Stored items
-- Opening Marker --

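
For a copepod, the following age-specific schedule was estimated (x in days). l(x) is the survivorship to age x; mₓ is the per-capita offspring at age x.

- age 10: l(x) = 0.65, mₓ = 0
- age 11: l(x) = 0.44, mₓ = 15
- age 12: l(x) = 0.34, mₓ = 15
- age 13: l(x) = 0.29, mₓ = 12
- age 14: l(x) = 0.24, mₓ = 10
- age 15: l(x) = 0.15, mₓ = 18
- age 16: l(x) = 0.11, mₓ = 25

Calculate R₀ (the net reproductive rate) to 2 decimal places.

R₀ = Σ l(x) mₓ:
  age 10: 0.65 × 0 = 0.0000
  age 11: 0.44 × 15 = 6.6000
  age 12: 0.34 × 15 = 5.1000
  age 13: 0.29 × 12 = 3.4800
  age 14: 0.24 × 10 = 2.4000
  age 15: 0.15 × 18 = 2.7000
  age 16: 0.11 × 25 = 2.7500
R₀ = 0.0000 + 6.6000 + 5.1000 + 3.4800 + 2.4000 + 2.7000 + 2.7500 = 23.0300

23.03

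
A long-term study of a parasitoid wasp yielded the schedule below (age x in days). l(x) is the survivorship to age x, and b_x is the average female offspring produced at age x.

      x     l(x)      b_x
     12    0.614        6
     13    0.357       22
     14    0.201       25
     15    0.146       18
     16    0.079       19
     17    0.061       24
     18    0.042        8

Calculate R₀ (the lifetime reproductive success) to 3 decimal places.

R₀ = Σ l(x) b_x:
  age 12: 0.614 × 6 = 3.6840
  age 13: 0.357 × 22 = 7.8540
  age 14: 0.201 × 25 = 5.0250
  age 15: 0.146 × 18 = 2.6280
  age 16: 0.079 × 19 = 1.5010
  age 17: 0.061 × 24 = 1.4640
  age 18: 0.042 × 8 = 0.3360
R₀ = 3.6840 + 7.8540 + 5.0250 + 2.6280 + 1.5010 + 1.4640 + 0.3360 = 22.4920

22.492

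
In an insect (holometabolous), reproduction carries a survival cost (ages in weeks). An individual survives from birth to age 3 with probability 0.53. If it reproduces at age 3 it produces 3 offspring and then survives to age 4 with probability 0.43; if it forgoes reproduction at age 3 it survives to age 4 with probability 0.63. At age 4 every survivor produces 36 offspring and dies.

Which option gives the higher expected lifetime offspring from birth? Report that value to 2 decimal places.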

-- Closing Marker --

▶ What the task asks:
Nothing above should be left out; write out every record exactly.

▶ Exercise solution:
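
For a copepod, the following age-specific schedule was estimated (x in days). l(x) is the survivorship to age x; mₓ is the per-capita offspring at age x.

- age 10: l(x) = 0.65, mₓ = 0
- age 11: l(x) = 0.44, mₓ = 15
- age 12: l(x) = 0.34, mₓ = 15
- age 13: l(x) = 0.29, mₓ = 12
- age 14: l(x) = 0.24, mₓ = 10
- age 15: l(x) = 0.15, mₓ = 18
- age 16: l(x) = 0.11, mₓ = 25

Calculate R₀ (the net reproductive rate) to 2 decimal places.

R₀ = Σ l(x) mₓ:
  age 10: 0.65 × 0 = 0.0000
  age 11: 0.44 × 15 = 6.6000
  age 12: 0.34 × 15 = 5.1000
  age 13: 0.29 × 12 = 3.4800
  age 14: 0.24 × 10 = 2.4000
  age 15: 0.15 × 18 = 2.7000
  age 16: 0.11 × 25 = 2.7500
R₀ = 0.0000 + 6.6000 + 5.1000 + 3.4800 + 2.4000 + 2.7000 + 2.7500 = 23.0300

23.03

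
A long-term study of a parasitoid wasp yielded the schedule below (age x in days). l(x) is the survivorship to age x, and b_x is the average female offspring produced at age x.

      x     l(x)      b_x
     12    0.614        6
     13    0.357       22
     14    0.201       25
     15    0.146       18
     16    0.079       19
     17    0.061       24
     18    0.042        8

Calculate R₀ (the lifetime reproductive success) to 3 decimal places.

R₀ = Σ l(x) b_x:
  age 12: 0.614 × 6 = 3.6840
  age 13: 0.357 × 22 = 7.8540
  age 14: 0.201 × 25 = 5.0250
  age 15: 0.146 × 18 = 2.6280
  age 16: 0.079 × 19 = 1.5010
  age 17: 0.061 × 24 = 1.4640
  age 18: 0.042 × 8 = 0.3360
R₀ = 3.6840 + 7.8540 + 5.0250 + 2.6280 + 1.5010 + 1.4640 + 0.3360 = 22.4920

22.492

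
In an insect (holometabolous), reproduction carries a survival cost (ages in weeks). An individual survives from birth to age 3 with probability 0.53. If it reproduces at age 3 it produces 3 offspring and then survives to age 4 with probability 0.43; if it forgoes reproduction at age 3 it survives to age 4 with probability 0.63. At age 4 every survivor produces 36 offspring and dies.

Which option gives the higher expected lifetime offspring from birth? Report that value to 2 decimal places.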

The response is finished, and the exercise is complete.